EXERCISE INSTRUCTIONS — Nothing but a number is wanted here: the count of lines in the data holding the word "Initial".

(Records from a data collection)
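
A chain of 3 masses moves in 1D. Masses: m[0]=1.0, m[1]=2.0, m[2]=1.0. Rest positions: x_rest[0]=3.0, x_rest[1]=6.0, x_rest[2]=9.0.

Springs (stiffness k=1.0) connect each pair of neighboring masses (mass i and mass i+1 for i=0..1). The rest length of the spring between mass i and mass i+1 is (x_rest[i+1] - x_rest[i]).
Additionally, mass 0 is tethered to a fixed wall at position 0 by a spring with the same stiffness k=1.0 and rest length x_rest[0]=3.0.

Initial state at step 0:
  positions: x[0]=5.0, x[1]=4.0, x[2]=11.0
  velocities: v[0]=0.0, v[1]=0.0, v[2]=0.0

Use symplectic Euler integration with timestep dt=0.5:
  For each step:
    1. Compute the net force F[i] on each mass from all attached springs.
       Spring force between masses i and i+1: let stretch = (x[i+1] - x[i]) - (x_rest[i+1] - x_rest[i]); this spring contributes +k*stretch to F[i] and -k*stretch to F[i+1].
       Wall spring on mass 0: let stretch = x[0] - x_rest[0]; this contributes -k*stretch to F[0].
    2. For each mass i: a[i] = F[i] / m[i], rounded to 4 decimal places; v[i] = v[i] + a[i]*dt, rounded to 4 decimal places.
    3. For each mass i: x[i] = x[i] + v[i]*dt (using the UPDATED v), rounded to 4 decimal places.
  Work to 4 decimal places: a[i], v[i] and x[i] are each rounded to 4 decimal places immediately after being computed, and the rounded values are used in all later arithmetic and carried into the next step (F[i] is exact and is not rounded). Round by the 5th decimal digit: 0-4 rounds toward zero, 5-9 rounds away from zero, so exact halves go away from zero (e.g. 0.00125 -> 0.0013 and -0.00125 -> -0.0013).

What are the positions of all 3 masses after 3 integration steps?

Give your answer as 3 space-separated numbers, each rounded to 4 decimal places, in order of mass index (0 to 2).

Answer: 0.3594 7.5157 7.2344

Derivation:
Step 0: x=[5.0000 4.0000 11.0000] v=[0.0000 0.0000 0.0000]
Step 1: x=[3.5000 5.0000 10.0000] v=[-3.0000 2.0000 -2.0000]
Step 2: x=[1.5000 6.4375 8.5000] v=[-4.0000 2.8750 -3.0000]
Step 3: x=[0.3594 7.5157 7.2344] v=[-2.2813 2.1563 -2.5313]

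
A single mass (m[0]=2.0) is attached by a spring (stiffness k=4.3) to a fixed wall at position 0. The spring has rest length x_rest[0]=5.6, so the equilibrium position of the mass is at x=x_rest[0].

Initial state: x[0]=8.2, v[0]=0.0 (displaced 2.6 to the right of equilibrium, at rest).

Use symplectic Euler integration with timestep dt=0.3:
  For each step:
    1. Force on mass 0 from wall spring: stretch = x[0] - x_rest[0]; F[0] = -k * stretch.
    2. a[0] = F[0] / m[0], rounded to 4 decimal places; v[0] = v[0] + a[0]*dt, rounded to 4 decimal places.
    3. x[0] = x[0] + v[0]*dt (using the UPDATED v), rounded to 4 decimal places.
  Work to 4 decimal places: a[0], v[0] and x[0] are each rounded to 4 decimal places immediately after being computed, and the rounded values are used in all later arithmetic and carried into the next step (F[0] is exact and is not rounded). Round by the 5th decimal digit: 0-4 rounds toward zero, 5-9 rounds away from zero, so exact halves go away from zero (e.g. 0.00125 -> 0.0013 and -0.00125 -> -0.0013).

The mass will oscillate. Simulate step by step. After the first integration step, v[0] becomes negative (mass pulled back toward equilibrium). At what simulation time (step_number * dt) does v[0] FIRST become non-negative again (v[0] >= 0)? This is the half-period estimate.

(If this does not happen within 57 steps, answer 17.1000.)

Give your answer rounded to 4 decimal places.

Step 0: x=[8.2000] v=[0.0000]
Step 1: x=[7.6969] v=[-1.6770]
Step 2: x=[6.7881] v=[-3.0295]
Step 3: x=[5.6494] v=[-3.7958]
Step 4: x=[4.5011] v=[-3.8277]
Step 5: x=[3.5654] v=[-3.1189]
Step 6: x=[3.0234] v=[-1.8066]
Step 7: x=[2.9800] v=[-0.1447]
Step 8: x=[3.4436] v=[1.5452]
First v>=0 after going negative at step 8, time=2.4000

Answer: 2.4000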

RESPONSE AREA — 2